> **Your task**: Every line of the listing should be transcribed exactly, with nothing left out.

* * *

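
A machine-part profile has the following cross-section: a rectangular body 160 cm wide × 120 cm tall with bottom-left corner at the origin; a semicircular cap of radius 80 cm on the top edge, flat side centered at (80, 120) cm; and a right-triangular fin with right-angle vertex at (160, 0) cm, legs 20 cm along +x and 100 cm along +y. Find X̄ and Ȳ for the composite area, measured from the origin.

Part | A | x̄ᵢ | ȳᵢ | A·x̄ᵢ | A·ȳᵢ
rectangular body | 19200.00 | 80.00 | 60.00 | 1536000.00 | 1152000.00
semicircular top | 10053.10 | 80.00 | 153.95 | 804247.72 | 1547704.91
triangular fin | 1000.00 | 166.67 | 33.33 | 166666.67 | 33333.33
Σ | 30253.10 |  |  | 2506914.39 | 2733038.25
X̄ = 2506914.39 / 30253.10 = 82.86 cm
Ȳ = 2733038.25 / 30253.10 = 90.34 cm

X̄ = 82.86 cm, Ȳ = 90.34 cm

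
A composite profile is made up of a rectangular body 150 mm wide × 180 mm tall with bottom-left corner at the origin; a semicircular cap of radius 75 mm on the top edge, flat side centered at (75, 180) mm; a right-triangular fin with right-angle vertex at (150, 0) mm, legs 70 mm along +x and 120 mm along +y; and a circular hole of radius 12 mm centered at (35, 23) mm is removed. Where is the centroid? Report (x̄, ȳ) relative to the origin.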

* * *

> **Your response**:
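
A machine-part profile has the following cross-section: a rectangular body 160 cm wide × 120 cm tall with bottom-left corner at the origin; a semicircular cap of radius 80 cm on the top edge, flat side centered at (80, 120) cm; and a right-triangular fin with right-angle vertex at (160, 0) cm, legs 20 cm along +x and 100 cm along +y. Find X̄ and Ȳ for the composite area, measured from the origin.

Part | A | x̄ᵢ | ȳᵢ | A·x̄ᵢ | A·ȳᵢ
rectangular body | 19200.00 | 80.00 | 60.00 | 1536000.00 | 1152000.00
semicircular top | 10053.10 | 80.00 | 153.95 | 804247.72 | 1547704.91
triangular fin | 1000.00 | 166.67 | 33.33 | 166666.67 | 33333.33
Σ | 30253.10 |  |  | 2506914.39 | 2733038.25
X̄ = 2506914.39 / 30253.10 = 82.86 cm
Ȳ = 2733038.25 / 30253.10 = 90.34 cm

X̄ = 82.86 cm, Ȳ = 90.34 cm

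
A composite profile is made up of a rectangular body 150 mm wide × 180 mm tall with bottom-left corner at the origin; a semicircular cap of radius 75 mm on the top edge, flat side centered at (75, 180) mm; a right-triangular fin with right-angle vertex at (150, 0) mm, legs 70 mm along +x and 120 mm along +y; and a circular hole of radius 12 mm centered at (35, 23) mm is removed. Where is the centroid? Report (x̄, ȳ) relative to the origin.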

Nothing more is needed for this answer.